§ Entries supplied:

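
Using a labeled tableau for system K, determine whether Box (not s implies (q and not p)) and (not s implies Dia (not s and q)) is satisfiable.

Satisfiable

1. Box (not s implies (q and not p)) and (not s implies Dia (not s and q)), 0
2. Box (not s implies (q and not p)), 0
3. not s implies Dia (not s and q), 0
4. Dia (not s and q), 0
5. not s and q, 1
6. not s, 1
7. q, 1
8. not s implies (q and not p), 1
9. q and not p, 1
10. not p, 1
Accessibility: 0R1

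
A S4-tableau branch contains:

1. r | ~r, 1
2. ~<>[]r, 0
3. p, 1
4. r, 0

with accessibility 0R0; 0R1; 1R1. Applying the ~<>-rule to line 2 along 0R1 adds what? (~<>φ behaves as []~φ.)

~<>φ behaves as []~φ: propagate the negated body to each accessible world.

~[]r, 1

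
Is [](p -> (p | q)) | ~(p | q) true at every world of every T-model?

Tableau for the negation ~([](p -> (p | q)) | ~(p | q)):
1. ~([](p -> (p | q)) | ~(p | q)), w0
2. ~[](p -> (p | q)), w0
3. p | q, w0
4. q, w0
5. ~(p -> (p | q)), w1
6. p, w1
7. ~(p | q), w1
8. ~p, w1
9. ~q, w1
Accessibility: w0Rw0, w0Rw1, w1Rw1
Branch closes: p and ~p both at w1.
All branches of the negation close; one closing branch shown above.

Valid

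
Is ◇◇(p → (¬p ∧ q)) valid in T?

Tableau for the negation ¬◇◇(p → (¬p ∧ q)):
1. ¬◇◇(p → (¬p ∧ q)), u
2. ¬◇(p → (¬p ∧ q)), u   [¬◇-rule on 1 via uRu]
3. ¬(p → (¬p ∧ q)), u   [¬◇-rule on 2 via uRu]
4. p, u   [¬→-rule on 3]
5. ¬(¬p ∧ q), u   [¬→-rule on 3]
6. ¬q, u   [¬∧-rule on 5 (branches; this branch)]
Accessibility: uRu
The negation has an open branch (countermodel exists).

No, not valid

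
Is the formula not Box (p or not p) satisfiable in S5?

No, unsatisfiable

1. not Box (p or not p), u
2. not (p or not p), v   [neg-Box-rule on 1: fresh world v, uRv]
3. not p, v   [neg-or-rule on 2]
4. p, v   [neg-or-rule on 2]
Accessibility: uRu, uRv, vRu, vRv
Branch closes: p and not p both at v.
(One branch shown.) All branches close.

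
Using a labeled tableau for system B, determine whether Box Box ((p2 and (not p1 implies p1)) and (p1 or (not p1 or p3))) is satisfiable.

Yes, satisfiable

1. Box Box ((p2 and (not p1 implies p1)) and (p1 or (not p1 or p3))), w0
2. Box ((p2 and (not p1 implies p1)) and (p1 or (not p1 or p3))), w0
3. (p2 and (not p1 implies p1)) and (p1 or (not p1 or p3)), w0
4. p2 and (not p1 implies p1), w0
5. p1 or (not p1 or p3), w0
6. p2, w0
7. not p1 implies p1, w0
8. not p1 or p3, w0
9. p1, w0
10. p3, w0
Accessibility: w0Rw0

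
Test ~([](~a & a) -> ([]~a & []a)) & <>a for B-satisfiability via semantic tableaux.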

...

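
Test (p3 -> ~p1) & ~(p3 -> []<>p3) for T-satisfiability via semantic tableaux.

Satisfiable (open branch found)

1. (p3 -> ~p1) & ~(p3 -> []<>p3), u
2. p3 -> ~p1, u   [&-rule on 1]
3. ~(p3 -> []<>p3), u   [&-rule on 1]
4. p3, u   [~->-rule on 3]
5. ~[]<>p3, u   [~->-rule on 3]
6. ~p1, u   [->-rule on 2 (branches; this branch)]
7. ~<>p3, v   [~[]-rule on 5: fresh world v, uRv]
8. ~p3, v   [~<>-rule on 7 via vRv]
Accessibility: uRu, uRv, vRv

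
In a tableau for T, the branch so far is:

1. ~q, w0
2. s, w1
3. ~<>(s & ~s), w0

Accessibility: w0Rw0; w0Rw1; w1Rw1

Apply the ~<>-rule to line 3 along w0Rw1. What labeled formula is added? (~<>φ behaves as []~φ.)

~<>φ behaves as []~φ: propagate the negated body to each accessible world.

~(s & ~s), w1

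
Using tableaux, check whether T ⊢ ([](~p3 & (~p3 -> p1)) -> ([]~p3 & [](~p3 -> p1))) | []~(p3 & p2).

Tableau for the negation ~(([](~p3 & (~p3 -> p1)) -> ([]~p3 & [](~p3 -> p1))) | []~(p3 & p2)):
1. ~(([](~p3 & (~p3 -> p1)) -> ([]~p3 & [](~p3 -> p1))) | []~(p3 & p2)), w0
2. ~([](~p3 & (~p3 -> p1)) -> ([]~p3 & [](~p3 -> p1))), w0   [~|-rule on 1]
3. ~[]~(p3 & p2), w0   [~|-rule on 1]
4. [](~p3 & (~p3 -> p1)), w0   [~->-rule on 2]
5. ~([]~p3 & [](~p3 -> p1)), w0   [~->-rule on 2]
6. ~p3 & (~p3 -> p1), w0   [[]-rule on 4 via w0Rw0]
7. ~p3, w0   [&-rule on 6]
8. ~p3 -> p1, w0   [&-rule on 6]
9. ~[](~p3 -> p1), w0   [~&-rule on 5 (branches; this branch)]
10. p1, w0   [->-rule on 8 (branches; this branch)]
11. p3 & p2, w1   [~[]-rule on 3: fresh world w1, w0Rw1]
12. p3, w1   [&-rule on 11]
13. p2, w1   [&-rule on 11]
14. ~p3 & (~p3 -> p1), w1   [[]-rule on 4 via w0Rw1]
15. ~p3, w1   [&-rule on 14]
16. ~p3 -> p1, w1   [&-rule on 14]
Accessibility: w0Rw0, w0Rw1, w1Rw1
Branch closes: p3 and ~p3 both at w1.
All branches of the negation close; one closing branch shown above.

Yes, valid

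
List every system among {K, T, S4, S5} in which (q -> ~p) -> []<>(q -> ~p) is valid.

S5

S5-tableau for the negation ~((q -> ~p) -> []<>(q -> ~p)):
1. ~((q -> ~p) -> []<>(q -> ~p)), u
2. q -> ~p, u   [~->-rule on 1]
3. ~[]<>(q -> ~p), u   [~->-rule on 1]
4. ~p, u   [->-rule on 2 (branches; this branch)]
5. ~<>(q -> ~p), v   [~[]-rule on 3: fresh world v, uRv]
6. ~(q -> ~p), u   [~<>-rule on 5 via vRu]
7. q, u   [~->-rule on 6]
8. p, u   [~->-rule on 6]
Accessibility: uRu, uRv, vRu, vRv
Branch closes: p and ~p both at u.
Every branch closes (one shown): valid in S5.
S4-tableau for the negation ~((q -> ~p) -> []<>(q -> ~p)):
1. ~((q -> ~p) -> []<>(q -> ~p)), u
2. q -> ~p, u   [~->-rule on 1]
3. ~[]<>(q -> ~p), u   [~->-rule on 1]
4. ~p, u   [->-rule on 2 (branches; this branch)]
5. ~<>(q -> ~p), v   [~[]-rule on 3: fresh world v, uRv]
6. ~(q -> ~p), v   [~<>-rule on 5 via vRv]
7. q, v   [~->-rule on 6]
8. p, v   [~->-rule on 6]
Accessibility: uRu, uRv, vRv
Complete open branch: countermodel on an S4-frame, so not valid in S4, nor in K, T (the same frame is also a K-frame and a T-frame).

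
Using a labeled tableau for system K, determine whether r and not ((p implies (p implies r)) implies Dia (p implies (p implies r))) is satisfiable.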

...

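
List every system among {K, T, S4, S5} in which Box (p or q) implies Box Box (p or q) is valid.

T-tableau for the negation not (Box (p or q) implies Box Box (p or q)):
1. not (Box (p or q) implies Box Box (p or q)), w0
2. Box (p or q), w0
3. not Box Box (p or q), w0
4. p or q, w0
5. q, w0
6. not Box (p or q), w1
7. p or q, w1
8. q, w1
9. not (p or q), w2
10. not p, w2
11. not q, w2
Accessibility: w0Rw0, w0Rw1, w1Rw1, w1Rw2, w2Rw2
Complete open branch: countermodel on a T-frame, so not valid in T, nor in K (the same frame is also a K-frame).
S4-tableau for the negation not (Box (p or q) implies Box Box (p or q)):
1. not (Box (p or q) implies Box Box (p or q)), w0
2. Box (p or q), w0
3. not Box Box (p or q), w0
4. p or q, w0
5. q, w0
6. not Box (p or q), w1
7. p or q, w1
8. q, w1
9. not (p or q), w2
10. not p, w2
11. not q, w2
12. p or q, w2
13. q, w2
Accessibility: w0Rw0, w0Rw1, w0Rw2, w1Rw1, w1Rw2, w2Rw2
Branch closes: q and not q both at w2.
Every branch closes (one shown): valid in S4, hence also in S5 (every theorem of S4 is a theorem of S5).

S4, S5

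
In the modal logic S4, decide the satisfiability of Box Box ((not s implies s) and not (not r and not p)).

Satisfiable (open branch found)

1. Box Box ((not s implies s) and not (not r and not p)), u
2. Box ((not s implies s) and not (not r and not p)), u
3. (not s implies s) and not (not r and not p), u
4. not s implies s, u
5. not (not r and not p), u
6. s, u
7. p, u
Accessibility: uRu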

§ Prompt: Starting with the line above that holds "Is the formula" and stopping with the line that holds "Test ~([](~a &", reproduce each line exactly, omitting all other lines.

§ Response box:
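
Is the formula not Box (p or not p) satisfiable in S5?

No, unsatisfiable

1. not Box (p or not p), u
2. not (p or not p), v   [neg-Box-rule on 1: fresh world v, uRv]
3. not p, v   [neg-or-rule on 2]
4. p, v   [neg-or-rule on 2]
Accessibility: uRu, uRv, vRu, vRv
Branch closes: p and not p both at v.
(One branch shown.) All branches close.

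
Using a labeled tableau for system B, determine whether Box Box ((p2 and (not p1 implies p1)) and (p1 or (not p1 or p3))) is satisfiable.

Yes, satisfiable

1. Box Box ((p2 and (not p1 implies p1)) and (p1 or (not p1 or p3))), w0
2. Box ((p2 and (not p1 implies p1)) and (p1 or (not p1 or p3))), w0
3. (p2 and (not p1 implies p1)) and (p1 or (not p1 or p3)), w0
4. p2 and (not p1 implies p1), w0
5. p1 or (not p1 or p3), w0
6. p2, w0
7. not p1 implies p1, w0
8. not p1 or p3, w0
9. p1, w0
10. p3, w0
Accessibility: w0Rw0

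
Test ~([](~a & a) -> ([]~a & []a)) & <>a for B-satisfiability via semantic tableaux.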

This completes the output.